[Stored items]
---*---

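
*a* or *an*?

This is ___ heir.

an

The indefinite article is chosen by the initial *sound* of the following word, not its spelling.
*heir* begins with the sound /ɛ/ (silent h) — a vowel sound.
So the article is *an*: This is an heir.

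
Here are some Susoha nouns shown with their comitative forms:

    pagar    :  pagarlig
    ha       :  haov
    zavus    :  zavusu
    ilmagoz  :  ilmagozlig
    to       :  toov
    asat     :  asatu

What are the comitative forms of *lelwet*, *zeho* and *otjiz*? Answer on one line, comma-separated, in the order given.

lelwetu, zehoov, otjizlig

The alternation tracks the final sound of the stem — -u when the stem ends in a voiceless consonant (*zavus*, *asat*); -lig when the stem ends in a voiced consonant (*pagar*, *ilmagoz*); -ov when the stem ends in a vowel (*ha*, *to*).
*lelwet*: final sound = /t/, a voiceless consonant → -u → *lelwetu*.
Since the final sound of *zeho* is /o/ (a vowel), it takes -ov, giving *zehoov*.
*otjiz*: final sound = /z/, a voiced consonant → -lig → *otjizlig*.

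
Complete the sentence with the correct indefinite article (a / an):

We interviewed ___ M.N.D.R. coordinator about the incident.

an

The indefinite article is chosen by the initial *sound* of the following word, not its spelling.
The initialism *M.N.D.R.* is read letter by letter; the first letter, M, is pronounced /ɛm/, which begins with a vowel sound.
So the article is *an*: We interviewed an M.N.D.R. coordinator about the incident.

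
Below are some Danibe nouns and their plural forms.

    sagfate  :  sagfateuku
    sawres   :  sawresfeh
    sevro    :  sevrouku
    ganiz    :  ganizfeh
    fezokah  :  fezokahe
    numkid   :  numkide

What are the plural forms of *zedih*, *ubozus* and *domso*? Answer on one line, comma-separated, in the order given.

The pattern is sibilance of the final sound: -feh when the stem ends in a sibilant (*sawres*, *ganiz*); -e when the stem ends in a non-sibilant consonant (*fezokah*, *numkid*); -uku when the stem ends in a vowel (*sagfate*, *sevro*).
*zedih*: final sound = /h/, a non-sibilant consonant → -e → *zedihe*.
The final sound of *ubozus* is /s/, which is a sibilant, so the suffix is -feh, giving *ubozusfeh*.
*domso*: final sound = /o/, a vowel → -uku → *domsouku*.

zedihe, ubozusfeh, domsouku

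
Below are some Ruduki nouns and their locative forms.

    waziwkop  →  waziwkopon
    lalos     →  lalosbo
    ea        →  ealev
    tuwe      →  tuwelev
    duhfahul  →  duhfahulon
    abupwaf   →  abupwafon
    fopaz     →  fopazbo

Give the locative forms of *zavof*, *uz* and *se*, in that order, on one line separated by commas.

zavofon, uzbo, selev

The suffix is conditioned by the final sound: -bo when the stem ends in a sibilant (*lalos*, *fopaz*); -on when the stem ends in a non-sibilant consonant (*waziwkop*, *duhfahul*, *abupwaf*); -lev when the stem ends in a vowel (*ea*, *tuwe*).
*zavof*: final sound = /f/, a non-sibilant consonant → -on → *zavofon*.
*uz*: final sound = /z/, a sibilant → -bo → *uzbo*.
Since the final sound of *se* is /e/ (a vowel), it takes -lev, giving *selev*.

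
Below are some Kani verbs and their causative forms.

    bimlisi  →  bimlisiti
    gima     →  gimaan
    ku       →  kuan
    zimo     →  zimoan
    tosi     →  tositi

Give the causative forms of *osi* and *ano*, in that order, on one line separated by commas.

ositi, anoan

The suffix is conditioned by the last vowel: -ti when the last vowel of the stem is a front vowel (*bimlisi*, *tosi*); -an when the last vowel of the stem is a back vowel (*gima*, *ku*, *zimo*).
*osi*: last vowel = /i/, a front vowel → -ti → *ositi*.
*ano* — last vowel /o/ (a back vowel) → -an → *anoan*.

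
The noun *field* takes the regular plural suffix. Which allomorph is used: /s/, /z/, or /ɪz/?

/z/

The stem *field* ends in a voiced non-sibilant sound.
The plural suffix surfaces as /ɪz/ after sibilants, /s/ after other voiceless consonants, and /z/ after other voiced sounds.
So the plural -s on *field* is pronounced /z/.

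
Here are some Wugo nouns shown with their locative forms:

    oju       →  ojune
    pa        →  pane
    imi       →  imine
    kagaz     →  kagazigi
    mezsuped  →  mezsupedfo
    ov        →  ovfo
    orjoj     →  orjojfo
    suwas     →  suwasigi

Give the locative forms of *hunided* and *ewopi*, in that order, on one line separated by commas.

hunidedfo, ewopine

The alternation tracks the final sound of the stem — -igi when the stem ends in a sibilant (*kagaz*, *suwas*); -fo when the stem ends in a non-sibilant consonant (*mezsuped*, *ov*, *orjoj*); -ne when the stem ends in a vowel (*oju*, *pa*, *imi*).
The final sound of *hunided* is /d/, which is a non-sibilant consonant, so the suffix is -fo, giving *hunidedfo*.
*ewopi*: final sound = /i/, a vowel → -ne → *ewopine*.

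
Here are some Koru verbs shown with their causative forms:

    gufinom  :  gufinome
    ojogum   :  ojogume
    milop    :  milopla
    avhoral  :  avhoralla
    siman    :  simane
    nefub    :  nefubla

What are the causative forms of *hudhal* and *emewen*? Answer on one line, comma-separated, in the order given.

hudhalla, emewene

The pattern is nasality of the final consonant: -e when the stem ends in a nasal (*gufinom*, *ojogum*, *siman*); -la when the stem ends in a non-nasal consonant (*milop*, *avhoral*, *nefub*).
Since the final consonant of *hudhal* is /l/ (non-nasal), it takes -la, giving *hudhalla*.
*emewen* — final consonant /n/ (a nasal) → -e → *emewene*.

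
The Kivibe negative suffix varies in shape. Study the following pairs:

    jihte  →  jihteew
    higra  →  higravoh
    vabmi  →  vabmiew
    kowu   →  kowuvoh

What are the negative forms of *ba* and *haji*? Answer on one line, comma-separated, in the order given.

bavoh, hajiew

The pattern is front/back vowel harmony: -ew when the last vowel of the stem is a front vowel (*jihte*, *vabmi*); -voh when the last vowel of the stem is a back vowel (*higra*, *kowu*).
*ba* — last vowel /a/ (a back vowel) → -voh → *bavoh*.
*haji* — last vowel /i/ (a front vowel) → -ew → *hajiew*.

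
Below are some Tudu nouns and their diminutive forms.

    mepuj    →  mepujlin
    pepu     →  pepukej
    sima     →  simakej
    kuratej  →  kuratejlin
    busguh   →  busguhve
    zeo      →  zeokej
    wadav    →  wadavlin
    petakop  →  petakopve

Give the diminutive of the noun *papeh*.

papehve

The pattern is voicing of the final sound: -ve when the stem ends in a voiceless consonant (*busguh*, *petakop*); -lin when the stem ends in a voiced consonant (*mepuj*, *kuratej*, *wadav*); -kej when the stem ends in a vowel (*pepu*, *sima*, *zeo*).
Since the final sound of *papeh* is /h/ (a voiceless consonant), it takes -ve, giving *papehve*.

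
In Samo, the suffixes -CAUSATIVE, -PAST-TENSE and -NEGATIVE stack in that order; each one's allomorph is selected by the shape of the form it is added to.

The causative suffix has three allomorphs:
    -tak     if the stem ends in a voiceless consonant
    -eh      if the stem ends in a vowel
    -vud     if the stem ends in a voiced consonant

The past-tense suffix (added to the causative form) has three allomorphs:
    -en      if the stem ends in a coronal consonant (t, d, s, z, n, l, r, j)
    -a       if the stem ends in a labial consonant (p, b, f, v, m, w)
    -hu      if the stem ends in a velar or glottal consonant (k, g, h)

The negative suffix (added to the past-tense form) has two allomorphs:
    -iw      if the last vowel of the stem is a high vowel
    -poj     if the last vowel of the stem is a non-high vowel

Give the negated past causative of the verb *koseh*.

*koseh*: final sound = /h/, a voiceless consonant → -tak → *kosehtak*.
The causative form *kosehtak*: final consonant = /k/, velar/glottal → -hu → *kosehtakhu*.
Since the last vowel of the past-tense form *kosehtakhu* is /u/ (a high vowel), it takes -iw, giving *kosehtakhuiw*.

kosehtakhuiw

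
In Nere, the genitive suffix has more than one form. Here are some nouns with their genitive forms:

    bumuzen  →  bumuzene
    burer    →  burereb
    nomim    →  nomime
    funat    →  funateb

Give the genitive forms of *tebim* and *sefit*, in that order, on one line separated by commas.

tebime, sefiteb

The alternation tracks the final consonant of the stem — -e when the stem ends in a nasal (*bumuzen*, *nomim*); -eb when the stem ends in a non-nasal consonant (*burer*, *funat*).
The final consonant of *tebim* is /m/, which is a nasal, so the suffix is -e, giving *tebime*.
Since the final consonant of *sefit* is /t/ (non-nasal), it takes -eb, giving *sefiteb*.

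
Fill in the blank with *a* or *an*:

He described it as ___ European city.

The indefinite article is chosen by the initial *sound* of the following word, not its spelling.
*European* begins with the sound /jʊ/ (eu pronounced /jʊ/) — a consonant sound.
So the article is *a*: He described it as a European city.

a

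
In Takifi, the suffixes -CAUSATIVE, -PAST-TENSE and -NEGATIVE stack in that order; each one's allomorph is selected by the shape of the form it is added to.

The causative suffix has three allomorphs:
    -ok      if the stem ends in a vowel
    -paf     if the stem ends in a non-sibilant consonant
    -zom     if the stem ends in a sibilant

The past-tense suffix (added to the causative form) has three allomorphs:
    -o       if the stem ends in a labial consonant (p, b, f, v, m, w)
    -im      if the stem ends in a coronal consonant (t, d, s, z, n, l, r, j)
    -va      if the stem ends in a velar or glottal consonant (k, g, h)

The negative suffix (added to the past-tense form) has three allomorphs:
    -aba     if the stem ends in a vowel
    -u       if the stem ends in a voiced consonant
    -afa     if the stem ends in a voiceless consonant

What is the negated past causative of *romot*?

romotpafoaba

Since the final sound of *romot* is /t/ (a non-sibilant consonant), it takes -paf, giving *romotpaf*.
The causative form *romotpaf*: final consonant = /f/, labial → -o → *romotpafo*.
The past-tense form *romotpafo*: final sound = /o/, a vowel → -aba → *romotpafoaba*.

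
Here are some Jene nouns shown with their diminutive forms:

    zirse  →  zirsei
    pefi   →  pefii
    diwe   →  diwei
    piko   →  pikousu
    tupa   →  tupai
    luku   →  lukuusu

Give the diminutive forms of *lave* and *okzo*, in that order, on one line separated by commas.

Looking at the last vowel of each stem: -usu when the last vowel of the stem is a rounded vowel (*piko*, *luku*); -i when the last vowel of the stem is an unrounded vowel (*zirse*, *pefi*, *diwe*, *tupa*).
Since the last vowel of *lave* is /e/ (an unrounded vowel), it takes -i, giving *lavei*.
*okzo*: last vowel = /o/, a rounded vowel → -usu → *okzousu*.

lavei, okzousu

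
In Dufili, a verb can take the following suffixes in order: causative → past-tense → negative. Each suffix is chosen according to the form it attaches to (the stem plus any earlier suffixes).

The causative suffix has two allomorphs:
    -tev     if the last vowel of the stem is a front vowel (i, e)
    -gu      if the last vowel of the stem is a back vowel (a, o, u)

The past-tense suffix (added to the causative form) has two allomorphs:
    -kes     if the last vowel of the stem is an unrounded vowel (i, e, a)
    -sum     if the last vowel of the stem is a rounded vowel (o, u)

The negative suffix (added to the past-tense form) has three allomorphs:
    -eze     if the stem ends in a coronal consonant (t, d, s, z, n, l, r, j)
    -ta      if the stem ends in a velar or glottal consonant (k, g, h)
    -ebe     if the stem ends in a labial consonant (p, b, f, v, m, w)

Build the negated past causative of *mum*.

mumgusumebe

*mum* — last vowel /u/ (a back vowel) → -gu → *mumgu*.
The causative form *mumgu* — last vowel /u/ (a rounded vowel) → -sum → *mumgusum*.
The final consonant of the past-tense form *mumgusum* is /m/, which is labial, so the negative suffix is -ebe, giving *mumgusumebe*.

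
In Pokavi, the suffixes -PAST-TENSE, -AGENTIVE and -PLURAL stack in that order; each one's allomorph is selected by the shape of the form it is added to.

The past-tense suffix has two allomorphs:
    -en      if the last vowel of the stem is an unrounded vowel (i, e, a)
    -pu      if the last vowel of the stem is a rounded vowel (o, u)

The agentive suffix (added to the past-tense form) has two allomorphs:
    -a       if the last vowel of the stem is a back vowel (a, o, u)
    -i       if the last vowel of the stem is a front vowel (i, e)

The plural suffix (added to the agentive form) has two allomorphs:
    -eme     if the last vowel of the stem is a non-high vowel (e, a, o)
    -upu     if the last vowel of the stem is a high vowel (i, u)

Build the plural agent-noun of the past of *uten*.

Since the last vowel of *uten* is /e/ (an unrounded vowel), it takes -en, giving *utenen*.
The past-tense form *utenen* — last vowel /e/ (a front vowel) → -i → *uteneni*.
Since the last vowel of the agentive form *uteneni* is /i/ (a high vowel), it takes -upu, giving *uteneniupu*.

uteneniupu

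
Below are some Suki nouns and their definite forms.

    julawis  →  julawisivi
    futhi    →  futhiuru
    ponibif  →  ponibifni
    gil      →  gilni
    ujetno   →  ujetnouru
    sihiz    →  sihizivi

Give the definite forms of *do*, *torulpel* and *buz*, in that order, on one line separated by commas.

The pattern is sibilance of the final sound: -ivi when the stem ends in a sibilant (*julawis*, *sihiz*); -ni when the stem ends in a non-sibilant consonant (*ponibif*, *gil*); -uru when the stem ends in a vowel (*futhi*, *ujetno*).
Since the final sound of *do* is /o/ (a vowel), it takes -uru, giving *douru*.
*torulpel*: final sound = /l/, a non-sibilant consonant → -ni → *torulpelni*.
*buz* — final sound /z/ (a sibilant) → -ivi → *buzivi*.

douru, torulpelni, buzivi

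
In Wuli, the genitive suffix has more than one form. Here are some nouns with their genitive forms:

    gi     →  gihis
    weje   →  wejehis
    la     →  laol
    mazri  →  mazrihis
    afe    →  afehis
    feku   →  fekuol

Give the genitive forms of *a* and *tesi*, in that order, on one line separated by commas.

aol, tesihis

Looking at the last vowel of each stem: -his when the last vowel of the stem is a front vowel (*gi*, *weje*, *mazri*, *afe*); -ol when the last vowel of the stem is a back vowel (*la*, *feku*).
The last vowel of *a* is /a/, which is a back vowel, so the suffix is -ol, giving *aol*.
Since the last vowel of *tesi* is /i/ (a front vowel), it takes -his, giving *tesihis*.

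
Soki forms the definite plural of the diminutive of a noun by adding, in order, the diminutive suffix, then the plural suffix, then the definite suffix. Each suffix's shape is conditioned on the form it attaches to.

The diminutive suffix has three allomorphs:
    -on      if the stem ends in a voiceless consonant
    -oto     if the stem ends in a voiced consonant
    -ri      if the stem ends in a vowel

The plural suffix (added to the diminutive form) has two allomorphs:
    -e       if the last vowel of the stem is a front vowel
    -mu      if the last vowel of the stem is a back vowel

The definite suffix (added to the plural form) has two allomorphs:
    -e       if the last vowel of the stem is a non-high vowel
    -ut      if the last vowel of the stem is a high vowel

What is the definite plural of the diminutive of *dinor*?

dinorotomuut

The final sound of *dinor* is /r/, which is a voiced consonant, so the diminutive suffix is -oto, giving *dinoroto*.
The last vowel of the diminutive form *dinoroto* is /o/, which is a back vowel, so the plural suffix is -mu, giving *dinorotomu*.
The plural form *dinorotomu*: last vowel = /u/, a high vowel → -ut → *dinorotomuut*.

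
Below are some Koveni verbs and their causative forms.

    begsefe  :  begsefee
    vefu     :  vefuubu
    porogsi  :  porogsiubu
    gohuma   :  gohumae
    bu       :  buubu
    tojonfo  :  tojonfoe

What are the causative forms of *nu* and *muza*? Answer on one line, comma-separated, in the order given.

nuubu, muzae

The pattern is height harmony: -ubu when the last vowel of the stem is a high vowel (*vefu*, *porogsi*, *bu*); -e when the last vowel of the stem is a non-high vowel (*begsefe*, *gohuma*, *tojonfo*).
*nu*: last vowel = /u/, a high vowel → -ubu → *nuubu*.
Since the last vowel of *muza* is /a/ (a non-high vowel), it takes -e, giving *muzae*.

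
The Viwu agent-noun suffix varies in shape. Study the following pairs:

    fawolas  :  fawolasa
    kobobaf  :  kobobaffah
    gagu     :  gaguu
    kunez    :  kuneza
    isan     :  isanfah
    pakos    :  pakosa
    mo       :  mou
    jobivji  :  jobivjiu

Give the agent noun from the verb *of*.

offah

Looking at the final sound of each stem: -a when the stem ends in a sibilant (*fawolas*, *kunez*, *pakos*); -fah when the stem ends in a non-sibilant consonant (*kobobaf*, *isan*); -u when the stem ends in a vowel (*gagu*, *mo*, *jobivji*).
*of* — final sound /f/ (a non-sibilant consonant) → -fah → *offah*.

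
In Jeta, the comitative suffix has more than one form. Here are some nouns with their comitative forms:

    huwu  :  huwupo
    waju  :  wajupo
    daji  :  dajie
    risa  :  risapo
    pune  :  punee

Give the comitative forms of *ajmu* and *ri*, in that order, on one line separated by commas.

The alternation tracks the last vowel of the stem — -e when the last vowel of the stem is a front vowel (*daji*, *pune*); -po when the last vowel of the stem is a back vowel (*huwu*, *waju*, *risa*).
The last vowel of *ajmu* is /u/, which is a back vowel, so the suffix is -po, giving *ajmupo*.
*ri*: last vowel = /i/, a front vowel → -e → *rie*.

ajmupo, rie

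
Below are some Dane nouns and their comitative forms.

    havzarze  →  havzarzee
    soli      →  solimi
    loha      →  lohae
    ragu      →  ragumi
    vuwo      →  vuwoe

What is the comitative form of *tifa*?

tifae

The suffix is conditioned by the last vowel: -mi when the last vowel of the stem is a high vowel (*soli*, *ragu*); -e when the last vowel of the stem is a non-high vowel (*havzarze*, *loha*, *vuwo*).
*tifa* — last vowel /a/ (a non-high vowel) → -e → *tifae*.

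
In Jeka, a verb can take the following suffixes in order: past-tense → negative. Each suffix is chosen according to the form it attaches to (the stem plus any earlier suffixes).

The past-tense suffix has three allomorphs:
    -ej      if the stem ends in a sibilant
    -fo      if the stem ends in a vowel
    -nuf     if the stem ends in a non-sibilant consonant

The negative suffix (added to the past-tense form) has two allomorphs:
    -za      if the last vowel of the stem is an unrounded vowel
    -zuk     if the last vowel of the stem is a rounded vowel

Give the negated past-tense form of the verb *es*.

esejza

*es*: final sound = /s/, a sibilant → -ej → *esej*.
The last vowel of the past-tense form *esej* is /e/, which is an unrounded vowel, so the negative suffix is -za, giving *esejza*.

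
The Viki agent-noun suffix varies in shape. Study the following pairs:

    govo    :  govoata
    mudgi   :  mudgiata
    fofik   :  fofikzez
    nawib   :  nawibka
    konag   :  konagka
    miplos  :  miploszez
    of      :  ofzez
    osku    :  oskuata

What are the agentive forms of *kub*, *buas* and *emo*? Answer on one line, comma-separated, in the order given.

kubka, buaszez, emoata

Looking at the final sound of each stem: -zez when the stem ends in a voiceless consonant (*fofik*, *miplos*, *of*); -ka when the stem ends in a voiced consonant (*nawib*, *konag*); -ata when the stem ends in a vowel (*govo*, *mudgi*, *osku*).
*kub*: final sound = /b/, a voiced consonant → -ka → *kubka*.
Since the final sound of *buas* is /s/ (a voiceless consonant), it takes -zez, giving *buaszez*.
Since the final sound of *emo* is /o/ (a vowel), it takes -ata, giving *emoata*.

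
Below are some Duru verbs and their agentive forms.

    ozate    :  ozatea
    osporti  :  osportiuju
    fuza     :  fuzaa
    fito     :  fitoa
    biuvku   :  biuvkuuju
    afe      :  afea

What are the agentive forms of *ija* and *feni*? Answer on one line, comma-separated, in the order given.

ijaa, feniuju

The alternation tracks the last vowel of the stem — -uju when the last vowel of the stem is a high vowel (*osporti*, *biuvku*); -a when the last vowel of the stem is a non-high vowel (*ozate*, *fuza*, *fito*, *afe*).
Since the last vowel of *ija* is /a/ (a non-high vowel), it takes -a, giving *ijaa*.
*feni*: last vowel = /i/, a high vowel → -uju → *feniuju*.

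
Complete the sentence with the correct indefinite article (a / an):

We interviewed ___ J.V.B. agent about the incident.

The indefinite article is chosen by the initial *sound* of the following word, not its spelling.
The initialism *J.V.B.* is read letter by letter; the first letter, J, is pronounced /dʒeɪ/, which begins with a consonant sound.
So the article is *a*: We interviewed a J.V.B. agent about the incident.

a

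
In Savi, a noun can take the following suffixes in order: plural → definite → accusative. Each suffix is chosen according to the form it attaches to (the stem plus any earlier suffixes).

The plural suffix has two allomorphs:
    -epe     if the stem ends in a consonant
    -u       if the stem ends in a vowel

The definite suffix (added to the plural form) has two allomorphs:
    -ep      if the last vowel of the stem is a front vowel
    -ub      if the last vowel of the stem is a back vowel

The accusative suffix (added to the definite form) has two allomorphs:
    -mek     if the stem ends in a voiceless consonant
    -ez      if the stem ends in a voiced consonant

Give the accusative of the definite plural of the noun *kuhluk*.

kuhlukepeepmek

*kuhluk* — final sound /k/ (a consonant) → -epe → *kuhlukepe*.
The last vowel of the plural form *kuhlukepe* is /e/, which is a front vowel, so the definite suffix is -ep, giving *kuhlukepeep*.
The definite form *kuhlukepeep* — final consonant /p/ (voiceless) → -mek → *kuhlukepeepmek*.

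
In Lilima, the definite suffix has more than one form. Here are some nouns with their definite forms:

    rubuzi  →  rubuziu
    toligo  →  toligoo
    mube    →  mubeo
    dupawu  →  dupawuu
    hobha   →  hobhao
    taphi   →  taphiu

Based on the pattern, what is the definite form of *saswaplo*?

saswaploo

The pattern is height harmony: -u when the last vowel of the stem is a high vowel (*rubuzi*, *dupawu*, *taphi*); -o when the last vowel of the stem is a non-high vowel (*toligo*, *mube*, *hobha*).
Since the last vowel of *saswaplo* is /o/ (a non-high vowel), it takes -o, giving *saswaploo*.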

---*---

Instructions for the task: Could you reproduce, exactly, every line above from the line with "The causative suffix has two" to the line with "The agentive suffix", and no other line? Both ends count.

Worked solution:
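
The causative suffix has two allomorphs:
    -tev     if the last vowel of the stem is a front vowel (i, e)
    -gu      if the last vowel of the stem is a back vowel (a, o, u)

The past-tense suffix (added to the causative form) has two allomorphs:
    -kes     if the last vowel of the stem is an unrounded vowel (i, e, a)
    -sum     if the last vowel of the stem is a rounded vowel (o, u)

The negative suffix (added to the past-tense form) has three allomorphs:
    -eze     if the stem ends in a coronal consonant (t, d, s, z, n, l, r, j)
    -ta      if the stem ends in a velar or glottal consonant (k, g, h)
    -ebe     if the stem ends in a labial consonant (p, b, f, v, m, w)

Build the negated past causative of *mum*.

mumgusumebe

*mum* — last vowel /u/ (a back vowel) → -gu → *mumgu*.
The causative form *mumgu* — last vowel /u/ (a rounded vowel) → -sum → *mumgusum*.
The final consonant of the past-tense form *mumgusum* is /m/, which is labial, so the negative suffix is -ebe, giving *mumgusumebe*.

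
In Pokavi, the suffixes -PAST-TENSE, -AGENTIVE and -PLURAL stack in that order; each one's allomorph is selected by the shape of the form it is added to.

The past-tense suffix has two allomorphs:
    -en      if the last vowel of the stem is an unrounded vowel (i, e, a)
    -pu      if the last vowel of the stem is a rounded vowel (o, u)

The agentive suffix (added to the past-tense form) has two allomorphs: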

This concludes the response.